• [TASK ITEM] Among the entries that follow, find the lines holding "shows" and say how many there are, with no other words.

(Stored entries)
========================

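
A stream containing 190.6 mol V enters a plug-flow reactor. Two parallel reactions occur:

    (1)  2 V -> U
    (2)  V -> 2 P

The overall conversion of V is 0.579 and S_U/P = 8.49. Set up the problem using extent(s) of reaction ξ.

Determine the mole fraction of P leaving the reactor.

0.045

Conversion of V: V consumed = 0.579 × 190.6 = 110.4 mol = 2ξ₁ + 1ξ₂.
Selectivity: 1ξ₁ / (2ξ₂) = 8.49 → ξ₁ = 16.98 ξ₂.
Substitute: (2·16.98 + 1) ξ₂ = 110.4 → ξ₂ = 3.157 mol, ξ₁ = 53.6 mol.
Outlet amounts (n = n₀ + Σ ν·ξ):
  V: 190.6 − 2(53.6) − 1(3.157) = 80.24
  U: 0 + 1(53.6) = 53.6
  P: 0 + 2(3.157) = 6.313
Total out = 140.2 mol; y_P = 6.313 / 140.2 = 0.04505.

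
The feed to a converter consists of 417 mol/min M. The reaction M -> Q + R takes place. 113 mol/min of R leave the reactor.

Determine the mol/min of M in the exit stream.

304 mol/min

For R: n = n₀ + 1ξ → 113 = 0 + 1ξ, giving ξ = 113 mol/min.
Outlet amounts (n = n₀ + ν ξ):
  M: 417 − 1(113) = 304
  Q: 0 + 1(113) = 113
  R: 0 + 1(113) = 113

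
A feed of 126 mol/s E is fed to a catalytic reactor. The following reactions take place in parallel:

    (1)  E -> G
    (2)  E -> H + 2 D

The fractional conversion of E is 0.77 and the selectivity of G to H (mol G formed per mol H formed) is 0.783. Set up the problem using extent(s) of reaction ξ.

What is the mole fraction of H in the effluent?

Conversion of E: E consumed = 0.77 × 126 = 97.02 mol/s = 1ξ₁ + 1ξ₂.
Selectivity: 1ξ₁ / (1ξ₂) = 0.783 → ξ₁ = 0.783 ξ₂.
Substitute: (1·0.783 + 1) ξ₂ = 97.02 → ξ₂ = 54.41 mol/s, ξ₁ = 42.61 mol/s.
Outlet amounts (n = n₀ + Σ ν·ξ):
  E: 126 − 1(42.61) − 1(54.41) = 28.98
  G: 0 + 1(42.61) = 42.61
  H: 0 + 1(54.41) = 54.41
  D: 0 + 2(54.41) = 108.8
Total out = 234.8 mol/s; y_H = 54.41 / 234.8 = 0.2317.

0.232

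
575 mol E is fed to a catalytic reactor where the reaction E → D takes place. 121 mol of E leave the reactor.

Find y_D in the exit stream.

0.79

For E: n = n₀ − 1ξ → 121 = 575 − 1ξ, giving ξ = 454 mol.
Outlet amounts (n = n₀ + ν ξ):
  E: 575 − 1(454) = 121
  D: 0 + 1(454) = 454
Total out = 575 mol; y_D = 454 / 575 = 0.7896.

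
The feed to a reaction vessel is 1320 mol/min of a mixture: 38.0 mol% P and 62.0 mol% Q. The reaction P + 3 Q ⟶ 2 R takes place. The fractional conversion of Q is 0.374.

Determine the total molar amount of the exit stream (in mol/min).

Q reacted = 0.374 × 818.4 = 306.1 mol/min; ν_Q = −3, so ξ = 306.1/3 = 102 mol/min.
Outlet amounts (n = n₀ + ν ξ):
  P: 501.6 − 1(102) = 399.6
  Q: 818.4 − 3(102) = 512.3
  R: 0 + 2(102) = 204.1
Total out = 399.6 + 512.3 + 204.1 = 1116 mol/min.

1120 mol/min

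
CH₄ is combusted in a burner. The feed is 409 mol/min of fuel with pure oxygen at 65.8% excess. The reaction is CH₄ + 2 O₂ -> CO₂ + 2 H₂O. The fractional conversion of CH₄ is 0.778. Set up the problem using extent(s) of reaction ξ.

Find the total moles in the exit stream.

1770 mol/min

Stoichiometric O₂ = 2 × 409 = 818 mol/min; O₂ fed = 818 × 1.658 = 1356 mol/min.
Fuel reacted = 0.778 × 409 → ξ = 318.2 mol/min.
Outlet (n = n₀ + ν ξ):
  CH₄: 409 − 1(318.2) = 90.8
  O₂: 1356 − 2(318.2) = 719.8
  CO₂: 0 + 1(318.2) = 318.2
  H₂O: 0 + 2(318.2) = 636.4
Total out = 90.8 + 719.8 + 318.2 + 636.4 = 1765 mol/min.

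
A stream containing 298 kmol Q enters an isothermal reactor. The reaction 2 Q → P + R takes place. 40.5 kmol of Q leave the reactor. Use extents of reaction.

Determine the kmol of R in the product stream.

129 kmol

For Q: n = n₀ − 2ξ → 40.5 = 298 − 2ξ, giving ξ = 128.8 kmol.
Outlet amounts (n = n₀ + ν ξ):
  Q: 298 − 2(128.8) = 40.5
  P: 0 + 1(128.8) = 128.8
  R: 0 + 1(128.8) = 128.8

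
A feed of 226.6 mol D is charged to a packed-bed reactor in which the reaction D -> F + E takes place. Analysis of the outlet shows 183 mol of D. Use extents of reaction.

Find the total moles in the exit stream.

270 mol

For D: n = n₀ − 1ξ → 183 = 226.6 − 1ξ, giving ξ = 43.6 mol.
Outlet amounts (n = n₀ + ν ξ):
  D: 226.6 − 1(43.6) = 183
  F: 0 + 1(43.6) = 43.6
  E: 0 + 1(43.6) = 43.6
Total out = 183 + 43.6 + 43.6 = 270.2 mol.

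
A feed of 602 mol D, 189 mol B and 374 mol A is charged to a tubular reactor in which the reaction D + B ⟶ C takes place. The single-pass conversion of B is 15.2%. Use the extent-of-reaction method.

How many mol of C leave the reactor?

B reacted = 0.152 × 189 = 28.73 mol; ν_B = −1, so ξ = 28.73/1 = 28.73 mol.
Outlet amounts (n = n₀ + ν ξ):
  D: 602 − 1(28.73) = 573.3
  B: 189 − 1(28.73) = 160.3
  C: 0 + 1(28.73) = 28.73
  A: 374 (inert)

28.7 mol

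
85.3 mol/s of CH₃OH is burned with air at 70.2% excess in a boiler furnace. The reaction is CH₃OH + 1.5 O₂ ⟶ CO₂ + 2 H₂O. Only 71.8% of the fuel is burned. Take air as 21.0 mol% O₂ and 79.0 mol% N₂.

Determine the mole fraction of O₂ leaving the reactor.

Stoichiometric O₂ = 1.5 × 85.3 = 127.9 mol/s; O₂ fed = 127.9 × 1.702 = 217.8 mol/s.
N₂ fed = 217.8 × 79/21 = 819.2 mol/s.
Fuel reacted = 0.718 × 85.3 → ξ = 61.25 mol/s.
Outlet (n = n₀ + ν ξ):
  CH₃OH: 85.3 − 1(61.25) = 24.05
  O₂: 217.8 − 1.5(61.25) = 125.9
  N₂: 819.2 (inert)
  CO₂: 0 + 1(61.25) = 61.25
  H₂O: 0 + 2(61.25) = 122.5
Total out = 1153 mol/s; y_O₂ = 125.9 / 1153 = 0.1092.

0.109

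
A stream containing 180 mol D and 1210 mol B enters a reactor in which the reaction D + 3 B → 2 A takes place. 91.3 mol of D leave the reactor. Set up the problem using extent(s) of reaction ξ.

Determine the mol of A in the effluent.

For D: n = n₀ − 1ξ → 91.3 = 180 − 1ξ, giving ξ = 88.7 mol.
Outlet amounts (n = n₀ + ν ξ):
  D: 180 − 1(88.7) = 91.3
  B: 1210 − 3(88.7) = 943.9
  A: 0 + 2(88.7) = 177.4

177 mol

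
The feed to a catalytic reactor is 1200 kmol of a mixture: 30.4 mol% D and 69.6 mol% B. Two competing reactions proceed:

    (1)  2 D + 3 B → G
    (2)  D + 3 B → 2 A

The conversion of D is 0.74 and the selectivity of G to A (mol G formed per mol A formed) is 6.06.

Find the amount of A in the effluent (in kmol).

21.4 kmol

Conversion of D: D consumed = 0.74 × 364.8 = 270 kmol = 2ξ₁ + 1ξ₂.
Selectivity: 1ξ₁ / (2ξ₂) = 6.06 → ξ₁ = 12.12 ξ₂.
Substitute: (2·12.12 + 1) ξ₂ = 270 → ξ₂ = 10.7 kmol, ξ₁ = 129.6 kmol.
Outlet amounts (n = n₀ + Σ ν·ξ):
  D: 364.8 − 2(129.6) − 1(10.7) = 94.85
  B: 835.2 − 3(129.6) − 3(10.7) = 414.2
  G: 0 + 1(129.6) = 129.6
  A: 0 + 2(10.7) = 21.39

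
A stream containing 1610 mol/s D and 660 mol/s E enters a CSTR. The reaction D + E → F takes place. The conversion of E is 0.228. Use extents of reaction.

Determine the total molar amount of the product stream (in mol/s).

2120 mol/s

E reacted = 0.228 × 660 = 150.5 mol/s; ν_E = −1, so ξ = 150.5/1 = 150.5 mol/s.
Outlet amounts (n = n₀ + ν ξ):
  D: 1610 − 1(150.5) = 1460
  E: 660 − 1(150.5) = 509.5
  F: 0 + 1(150.5) = 150.5
Total out = 1460 + 509.5 + 150.5 = 2120 mol/s.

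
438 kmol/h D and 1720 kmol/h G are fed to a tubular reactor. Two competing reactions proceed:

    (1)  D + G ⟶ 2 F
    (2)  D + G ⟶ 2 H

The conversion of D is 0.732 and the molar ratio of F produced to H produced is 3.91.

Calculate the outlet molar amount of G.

1400 kmol/h

Conversion of D: D consumed = 0.732 × 438 = 320.6 kmol/h = 1ξ₁ + 1ξ₂.
Selectivity: 2ξ₁ / (2ξ₂) = 3.91 → ξ₁ = 3.91 ξ₂.
Substitute: (1·3.91 + 1) ξ₂ = 320.6 → ξ₂ = 65.3 kmol/h, ξ₁ = 255.3 kmol/h.
Outlet amounts (n = n₀ + Σ ν·ξ):
  D: 438 − 1(255.3) − 1(65.3) = 117.4
  G: 1720 − 1(255.3) − 1(65.3) = 1399
  F: 0 + 2(255.3) = 510.6
  H: 0 + 2(65.3) = 130.6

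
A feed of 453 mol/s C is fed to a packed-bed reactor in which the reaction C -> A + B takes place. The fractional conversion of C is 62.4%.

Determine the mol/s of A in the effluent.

C reacted = 0.624 × 453 = 282.7 mol/s; ν_C = −1, so ξ = 282.7/1 = 282.7 mol/s.
Outlet amounts (n = n₀ + ν ξ):
  C: 453 − 1(282.7) = 170.3
  A: 0 + 1(282.7) = 282.7
  B: 0 + 1(282.7) = 282.7

283 mol/s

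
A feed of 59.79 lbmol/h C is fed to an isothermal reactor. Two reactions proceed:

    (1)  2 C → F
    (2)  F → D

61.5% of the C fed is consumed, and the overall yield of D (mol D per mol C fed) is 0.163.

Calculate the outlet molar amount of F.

Conversion of C: C consumed = 2ξ₁ = 0.615 × 59.79 → ξ₁ = 18.39 lbmol/h.
Yield of D: 1ξ₂ / 59.79 = 0.163 → ξ₂ = 9.746 lbmol/h.
Outlet amounts (n = n₀ + Σ ν·ξ):
  C: 59.79 − 2(18.39) = 23.02
  F: 0 + 1(18.39) − 1(9.746) = 8.64
  D: 0 + 1(9.746) = 9.746

8.64 lbmol/h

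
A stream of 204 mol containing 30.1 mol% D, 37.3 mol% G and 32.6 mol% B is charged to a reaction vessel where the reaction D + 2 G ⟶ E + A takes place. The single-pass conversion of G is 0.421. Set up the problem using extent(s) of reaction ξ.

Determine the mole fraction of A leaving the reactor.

G reacted = 0.421 × 76.09 = 32.03 mol; ν_G = −2, so ξ = 32.03/2 = 16.02 mol.
Outlet amounts (n = n₀ + ν ξ):
  D: 61.4 − 1(16.02) = 45.39
  G: 76.09 − 2(16.02) = 44.06
  E: 0 + 1(16.02) = 16.02
  A: 0 + 1(16.02) = 16.02
  B: 66.5 (inert)
Total out = 188 mol; y_A = 16.02 / 188 = 0.08521.

0.0852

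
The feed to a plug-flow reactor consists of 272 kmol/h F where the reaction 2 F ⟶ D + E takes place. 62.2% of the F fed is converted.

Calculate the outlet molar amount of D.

84.6 kmol/h

F reacted = 0.622 × 272 = 169.2 kmol/h; ν_F = −2, so ξ = 169.2/2 = 84.59 kmol/h.
Outlet amounts (n = n₀ + ν ξ):
  F: 272 − 2(84.59) = 102.8
  D: 0 + 1(84.59) = 84.59
  E: 0 + 1(84.59) = 84.59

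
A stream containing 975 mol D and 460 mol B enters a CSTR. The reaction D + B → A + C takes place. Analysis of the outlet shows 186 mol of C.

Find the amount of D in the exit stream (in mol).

789 mol

For C: n = n₀ + 1ξ → 186 = 0 + 1ξ, giving ξ = 186 mol.
Outlet amounts (n = n₀ + ν ξ):
  D: 975 − 1(186) = 789
  B: 460 − 1(186) = 274
  A: 0 + 1(186) = 186
  C: 0 + 1(186) = 186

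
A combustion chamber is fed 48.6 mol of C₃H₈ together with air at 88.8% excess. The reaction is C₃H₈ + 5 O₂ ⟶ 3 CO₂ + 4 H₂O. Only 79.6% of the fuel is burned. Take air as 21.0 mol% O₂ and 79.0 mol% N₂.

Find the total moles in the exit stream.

2270 mol

Stoichiometric O₂ = 5 × 48.6 = 243 mol; O₂ fed = 243 × 1.888 = 458.8 mol.
N₂ fed = 458.8 × 79/21 = 1726 mol.
Fuel reacted = 0.796 × 48.6 → ξ = 38.69 mol.
Outlet (n = n₀ + ν ξ):
  C₃H₈: 48.6 − 1(38.69) = 9.914
  O₂: 458.8 − 5(38.69) = 265.4
  N₂: 1726 (inert)
  CO₂: 0 + 3(38.69) = 116.1
  H₂O: 0 + 4(38.69) = 154.7
Total out = 9.914 + 265.4 + 1726 + 116.1 + 154.7 = 2272 mol.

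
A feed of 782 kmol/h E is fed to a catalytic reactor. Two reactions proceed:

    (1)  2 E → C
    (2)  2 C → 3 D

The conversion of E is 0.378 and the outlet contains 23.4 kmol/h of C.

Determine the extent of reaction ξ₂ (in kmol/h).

ξ₂ = 62.2 kmol/h

Conversion of E: E consumed = 2ξ₁ = 0.378 × 782 → ξ₁ = 147.8 kmol/h.
C balance: n_C = 0 + 1ξ₁ − 2ξ₂ = 23.4 → ξ₂ = (1·147.8 − 23.4)/2 = 62.2 kmol/h.
Outlet amounts (n = n₀ + Σ ν·ξ):
  E: 782 − 2(147.8) = 486.4
  C: 0 + 1(147.8) − 2(62.2) = 23.4
  D: 0 + 3(62.2) = 186.6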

========================

• [RESPONSE AREA] 2